- _To do_: Your response should consist solely of the records, written out exactly.

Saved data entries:
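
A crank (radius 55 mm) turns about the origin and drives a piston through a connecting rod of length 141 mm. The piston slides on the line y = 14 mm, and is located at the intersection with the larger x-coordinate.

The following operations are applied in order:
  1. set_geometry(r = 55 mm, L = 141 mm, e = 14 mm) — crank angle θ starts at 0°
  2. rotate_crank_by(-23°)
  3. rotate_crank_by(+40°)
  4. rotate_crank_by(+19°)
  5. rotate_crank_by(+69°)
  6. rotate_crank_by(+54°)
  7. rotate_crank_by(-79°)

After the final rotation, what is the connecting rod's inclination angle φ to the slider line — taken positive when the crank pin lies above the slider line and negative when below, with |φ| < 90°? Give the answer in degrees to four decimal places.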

- _Task solution_:
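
A crank (radius 55 mm) turns about the origin and drives a piston through a connecting rod of length 141 mm. The piston slides on the line y = 14 mm, and is located at the intersection with the larger x-coordinate.

The following operations are applied in order:
  1. set_geometry(r = 55 mm, L = 141 mm, e = 14 mm) — crank angle θ starts at 0°
  2. rotate_crank_by(-23°)
  3. rotate_crank_by(+40°)
  4. rotate_crank_by(+19°)
  5. rotate_crank_by(+69°)
  6. rotate_crank_by(+54°)
  7. rotate_crank_by(-79°)

After the final rotation, what is the connecting rod's inclination angle φ to the slider line — taken positive when the crank pin lies above the slider line and negative when below, with |φ| < 90°? Give the answer in degrees to four decimal places.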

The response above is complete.